Your goal: Starting with the first line of the data that follows, transcribe every line verbatim until the line containing "Current enrolments: none" has been transcribed.

Materials provided below:

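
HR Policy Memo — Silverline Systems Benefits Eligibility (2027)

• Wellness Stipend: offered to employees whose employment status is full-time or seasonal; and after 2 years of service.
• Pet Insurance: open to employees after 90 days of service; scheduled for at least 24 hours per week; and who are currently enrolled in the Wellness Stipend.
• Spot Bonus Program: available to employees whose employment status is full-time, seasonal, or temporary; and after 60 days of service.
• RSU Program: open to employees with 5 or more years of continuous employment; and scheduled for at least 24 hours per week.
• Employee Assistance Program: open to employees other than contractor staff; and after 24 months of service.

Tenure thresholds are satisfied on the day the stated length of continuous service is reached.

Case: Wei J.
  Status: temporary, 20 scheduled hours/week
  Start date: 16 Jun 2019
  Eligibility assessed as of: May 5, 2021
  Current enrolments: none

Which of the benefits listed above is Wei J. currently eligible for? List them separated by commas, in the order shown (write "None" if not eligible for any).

Service from 16 Jun 2019 to May 5, 2021: 689 days.
Wellness Stipend — status temporary ✗ (requires full-time or seasonal) → not eligible.
Pet Insurance — service 689 days ≥ 90 days ✓; 20 hrs/wk < 24 ✗ → not eligible.
Spot Bonus Program — status temporary ✓; service 689 days ≥ 60 days ✓ → eligible.
RSU Program — service 689 days < 5 years (≈1825 days) ✗ → not eligible.
Employee Assistance Program — status temporary ✓ (not excluded); service 689 days < 24 months (≈720 days) ✗ → not eligible.

Spot Bonus Program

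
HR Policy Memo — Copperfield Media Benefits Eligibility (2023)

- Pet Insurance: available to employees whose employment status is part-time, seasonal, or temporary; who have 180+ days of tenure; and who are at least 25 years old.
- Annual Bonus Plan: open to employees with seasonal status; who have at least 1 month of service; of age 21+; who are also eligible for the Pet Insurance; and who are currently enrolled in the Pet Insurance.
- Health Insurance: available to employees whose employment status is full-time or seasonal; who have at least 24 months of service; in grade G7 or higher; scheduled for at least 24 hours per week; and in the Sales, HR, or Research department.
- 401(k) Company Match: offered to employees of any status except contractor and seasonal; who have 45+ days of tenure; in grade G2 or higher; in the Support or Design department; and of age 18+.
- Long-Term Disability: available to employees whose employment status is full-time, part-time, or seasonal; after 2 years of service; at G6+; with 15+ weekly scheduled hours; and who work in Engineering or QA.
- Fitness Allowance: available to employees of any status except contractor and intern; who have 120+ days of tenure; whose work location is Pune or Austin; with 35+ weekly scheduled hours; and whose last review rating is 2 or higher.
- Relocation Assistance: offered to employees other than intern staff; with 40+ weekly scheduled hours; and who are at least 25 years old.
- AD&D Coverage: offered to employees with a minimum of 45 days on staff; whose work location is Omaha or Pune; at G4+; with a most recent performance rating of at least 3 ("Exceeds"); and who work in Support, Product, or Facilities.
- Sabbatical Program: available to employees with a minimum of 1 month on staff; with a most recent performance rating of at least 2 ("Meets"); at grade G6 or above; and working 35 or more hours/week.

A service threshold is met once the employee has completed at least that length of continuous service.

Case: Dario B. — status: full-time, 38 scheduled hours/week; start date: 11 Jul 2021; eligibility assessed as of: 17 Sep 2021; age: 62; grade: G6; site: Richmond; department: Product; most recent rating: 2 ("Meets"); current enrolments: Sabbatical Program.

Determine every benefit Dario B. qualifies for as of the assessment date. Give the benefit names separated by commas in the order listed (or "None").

Sabbatical Program

Service from 11 Jul 2021 to 17 Sep 2021: 68 days.
Pet Insurance — status full-time ✗ (requires part-time, seasonal, or temporary) → not eligible.
Annual Bonus Plan — status full-time ✗ (requires seasonal) → not eligible.
Health Insurance — status full-time ✓; service 68 days < 24 months (≈720 days) ✗ → not eligible.
401(k) Company Match — status full-time ✓ (not excluded); service 68 days ≥ 45 days ✓; grade G6 ≥ G2 ✓; dept Product ✗ → not eligible.
Long-Term Disability — status full-time ✓; service 68 days < 2 years (≈730 days) ✗ → not eligible.
Fitness Allowance — status full-time ✓ (not excluded); service 68 days < 120 days ✗ → not eligible.
Relocation Assistance — status full-time ✓ (not excluded); 38 hrs/wk < 40 ✗ → not eligible.
AD&D Coverage — service 68 days ≥ 45 days ✓; site Richmond ✗ (not Omaha or Pune) → not eligible.
Sabbatical Program — service 68 days ≥ 1 month (≈30 days) ✓; rating 2 ≥ 2 ✓; grade G6 ≥ G6 ✓; 38 hrs/wk ≥ 35 ✓ → eligible.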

End of Materials provided.

Task answer:
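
HR Policy Memo — Silverline Systems Benefits Eligibility (2027)

• Wellness Stipend: offered to employees whose employment status is full-time or seasonal; and after 2 years of service.
• Pet Insurance: open to employees after 90 days of service; scheduled for at least 24 hours per week; and who are currently enrolled in the Wellness Stipend.
• Spot Bonus Program: available to employees whose employment status is full-time, seasonal, or temporary; and after 60 days of service.
• RSU Program: open to employees with 5 or more years of continuous employment; and scheduled for at least 24 hours per week.
• Employee Assistance Program: open to employees other than contractor staff; and after 24 months of service.

Tenure thresholds are satisfied on the day the stated length of continuous service is reached.

Case: Wei J.
  Status: temporary, 20 scheduled hours/week
  Start date: 16 Jun 2019
  Eligibility assessed as of: May 5, 2021
  Current enrolments: none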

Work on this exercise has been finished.